Data for this exercise Block Start

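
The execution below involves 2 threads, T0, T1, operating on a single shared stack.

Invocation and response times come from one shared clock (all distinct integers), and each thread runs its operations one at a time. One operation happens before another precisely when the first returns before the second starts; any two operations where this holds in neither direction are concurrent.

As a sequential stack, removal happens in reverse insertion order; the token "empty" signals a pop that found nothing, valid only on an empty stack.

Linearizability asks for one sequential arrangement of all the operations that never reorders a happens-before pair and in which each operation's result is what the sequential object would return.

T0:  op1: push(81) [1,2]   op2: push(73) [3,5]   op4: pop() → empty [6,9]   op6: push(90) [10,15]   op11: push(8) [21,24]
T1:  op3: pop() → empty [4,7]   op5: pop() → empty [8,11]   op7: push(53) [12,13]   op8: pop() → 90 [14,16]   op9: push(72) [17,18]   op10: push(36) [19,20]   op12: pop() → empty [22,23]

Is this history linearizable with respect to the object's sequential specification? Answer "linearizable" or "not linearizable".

through event 6 a valid linearization exists; event 7 (op3 responding at time 7) ends that
the 3 completed operations admit 2 real-time orders; each fails the stack replay
completion choices over the 1 pending operation (op4) were checked; none helps
e.g. op1, op2, op3 (pending dropped): illegal at step 3, since op3 pop() → empty cannot apply there
e.g. op1, op3, op2 (pending dropped): illegal at step 2, since op3 pop() → empty cannot apply there

not linearizable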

Data for this exercise Block End

=== What you will do ===
From the records above, print only the lines between the one holding "op11: push(8) [21,24]" and the one holding "pop() → empty [22,23]", inclusive, exactly as they stand.

=== Task result ===
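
T0:  op1: push(81) [1,2]   op2: push(73) [3,5]   op4: pop() → empty [6,9]   op6: push(90) [10,15]   op11: push(8) [21,24]
T1:  op3: pop() → empty [4,7]   op5: pop() → empty [8,11]   op7: push(53) [12,13]   op8: pop() → 90 [14,16]   op9: push(72) [17,18]   op10: push(36) [19,20]   op12: pop() → empty [22,23]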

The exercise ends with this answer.